Problem: Only the lines from the one containing "B: MTBF = 6455 h, MTTR = 112.8 h" through the end of the entries should be repeated, exactly as they appear, first and last included.

Stored dataset items
==========

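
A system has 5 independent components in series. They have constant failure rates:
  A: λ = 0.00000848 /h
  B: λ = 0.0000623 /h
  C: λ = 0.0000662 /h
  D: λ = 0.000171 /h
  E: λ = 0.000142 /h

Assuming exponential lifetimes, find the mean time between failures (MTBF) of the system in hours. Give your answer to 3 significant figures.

2220

Series of exponential components: λ_sys = Σ λ_i
λ_sys = 0.00000848 + 0.0000623 + 0.0000662 + 0.000171 + 0.000142 = 4.4998e-04 /h
MTBF = 1 / λ_sys = 2220 h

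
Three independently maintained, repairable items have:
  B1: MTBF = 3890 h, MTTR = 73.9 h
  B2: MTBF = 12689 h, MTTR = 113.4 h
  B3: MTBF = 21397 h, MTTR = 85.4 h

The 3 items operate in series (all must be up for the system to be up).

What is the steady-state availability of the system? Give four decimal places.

0.9688

A(B1) = MTBF/(MTBF+MTTR) = 3890/(3890+73.9) = 0.981357
A(B2) = MTBF/(MTBF+MTTR) = 12689/(12689+113.4) = 0.991142
A(B3) = MTBF/(MTBF+MTTR) = 21397/(21397+85.4) = 0.996025
Series availability: 0.981357 × 0.991142 × 0.996025 = 0.9688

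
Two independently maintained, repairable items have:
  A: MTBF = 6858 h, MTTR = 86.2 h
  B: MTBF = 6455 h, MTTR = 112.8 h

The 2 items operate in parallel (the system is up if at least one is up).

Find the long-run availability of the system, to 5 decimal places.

0.99979

A(A) = MTBF/(MTBF+MTTR) = 6858/(6858+86.2) = 0.987587
A(B) = MTBF/(MTBF+MTTR) = 6455/(6455+112.8) = 0.982825
Parallel availability: 1 − (1 − 0.987587)(1 − 0.982825) = 0.99979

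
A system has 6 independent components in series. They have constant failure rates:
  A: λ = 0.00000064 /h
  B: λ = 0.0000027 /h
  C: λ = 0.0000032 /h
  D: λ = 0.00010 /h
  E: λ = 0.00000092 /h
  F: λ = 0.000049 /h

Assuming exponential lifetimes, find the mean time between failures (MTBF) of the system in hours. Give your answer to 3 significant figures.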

==========

Solution below:
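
  B: MTBF = 6455 h, MTTR = 112.8 h

The 2 items operate in parallel (the system is up if at least one is up).

Find the long-run availability of the system, to 5 decimal places.

0.99979

A(A) = MTBF/(MTBF+MTTR) = 6858/(6858+86.2) = 0.987587
A(B) = MTBF/(MTBF+MTTR) = 6455/(6455+112.8) = 0.982825
Parallel availability: 1 − (1 − 0.987587)(1 − 0.982825) = 0.99979

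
A system has 6 independent components in series. They have constant failure rates:
  A: λ = 0.00000064 /h
  B: λ = 0.0000027 /h
  C: λ = 0.0000032 /h
  D: λ = 0.00010 /h
  E: λ = 0.00000092 /h
  F: λ = 0.000049 /h

Assuming exponential lifetimes, find the mean time between failures (MTBF) of the system in hours. Give your answer to 3 significant figures.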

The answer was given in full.